# TASK TO COMPLETE
Retype, word for word, every line from the one holding "What date in the Julian" through the one holding "Starting from 14" in the entries below, both included, and only those lines.

# EXTRACTED ENTRIES
>>>

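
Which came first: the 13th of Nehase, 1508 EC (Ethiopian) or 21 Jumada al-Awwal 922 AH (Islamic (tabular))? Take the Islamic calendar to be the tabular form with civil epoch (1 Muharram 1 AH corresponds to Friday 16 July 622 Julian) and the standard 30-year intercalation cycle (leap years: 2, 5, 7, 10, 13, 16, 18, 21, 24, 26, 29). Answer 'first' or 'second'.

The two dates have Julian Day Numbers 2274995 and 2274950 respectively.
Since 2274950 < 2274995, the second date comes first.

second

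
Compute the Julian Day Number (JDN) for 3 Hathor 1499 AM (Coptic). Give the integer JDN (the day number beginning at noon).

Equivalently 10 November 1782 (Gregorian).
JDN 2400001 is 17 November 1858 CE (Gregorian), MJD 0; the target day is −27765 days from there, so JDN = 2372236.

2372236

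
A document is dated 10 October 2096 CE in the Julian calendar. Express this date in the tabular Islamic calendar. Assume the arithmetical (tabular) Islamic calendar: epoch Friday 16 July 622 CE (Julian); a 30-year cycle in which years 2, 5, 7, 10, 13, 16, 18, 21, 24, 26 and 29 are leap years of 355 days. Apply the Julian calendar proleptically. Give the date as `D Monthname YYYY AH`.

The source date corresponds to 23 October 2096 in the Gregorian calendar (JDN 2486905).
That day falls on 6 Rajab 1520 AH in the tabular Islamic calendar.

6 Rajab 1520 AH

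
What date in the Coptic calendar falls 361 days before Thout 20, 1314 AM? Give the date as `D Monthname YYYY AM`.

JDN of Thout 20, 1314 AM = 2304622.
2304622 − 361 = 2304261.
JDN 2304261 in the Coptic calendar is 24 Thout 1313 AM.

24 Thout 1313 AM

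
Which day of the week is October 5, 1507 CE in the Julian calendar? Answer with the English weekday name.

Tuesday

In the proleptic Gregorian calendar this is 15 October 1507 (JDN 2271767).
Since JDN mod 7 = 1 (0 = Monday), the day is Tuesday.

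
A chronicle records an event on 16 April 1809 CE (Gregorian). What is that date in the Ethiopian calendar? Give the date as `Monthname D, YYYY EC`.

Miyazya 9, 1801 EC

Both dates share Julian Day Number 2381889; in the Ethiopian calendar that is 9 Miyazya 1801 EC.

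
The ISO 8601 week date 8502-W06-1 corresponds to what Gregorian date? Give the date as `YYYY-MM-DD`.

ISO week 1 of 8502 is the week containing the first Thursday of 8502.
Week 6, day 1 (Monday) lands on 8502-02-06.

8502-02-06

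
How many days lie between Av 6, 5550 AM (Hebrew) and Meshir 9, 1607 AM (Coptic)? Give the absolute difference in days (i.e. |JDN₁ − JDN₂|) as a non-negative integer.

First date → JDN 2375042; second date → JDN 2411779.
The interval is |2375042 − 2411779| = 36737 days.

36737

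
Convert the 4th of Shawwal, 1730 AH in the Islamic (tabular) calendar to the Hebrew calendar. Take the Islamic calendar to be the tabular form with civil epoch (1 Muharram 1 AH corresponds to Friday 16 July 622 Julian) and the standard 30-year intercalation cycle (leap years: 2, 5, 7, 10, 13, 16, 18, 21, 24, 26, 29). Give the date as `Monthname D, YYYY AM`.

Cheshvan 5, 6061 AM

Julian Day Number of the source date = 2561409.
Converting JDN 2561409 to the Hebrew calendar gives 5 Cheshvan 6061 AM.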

<<<
>>>

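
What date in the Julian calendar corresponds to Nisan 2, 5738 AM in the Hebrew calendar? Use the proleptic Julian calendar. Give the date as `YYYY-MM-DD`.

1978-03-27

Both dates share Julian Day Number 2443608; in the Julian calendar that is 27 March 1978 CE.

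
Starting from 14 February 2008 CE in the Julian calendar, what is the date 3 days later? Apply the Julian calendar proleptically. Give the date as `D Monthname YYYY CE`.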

<<<

# YOUR RESPONSE
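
What date in the Julian calendar corresponds to Nisan 2, 5738 AM in the Hebrew calendar? Use the proleptic Julian calendar. Give the date as `YYYY-MM-DD`.

1978-03-27

Both dates share Julian Day Number 2443608; in the Julian calendar that is 27 March 1978 CE.

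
Starting from 14 February 2008 CE in the Julian calendar, what is the date 3 days later? Apply the Julian calendar proleptically. Give the date as `D Monthname YYYY CE`.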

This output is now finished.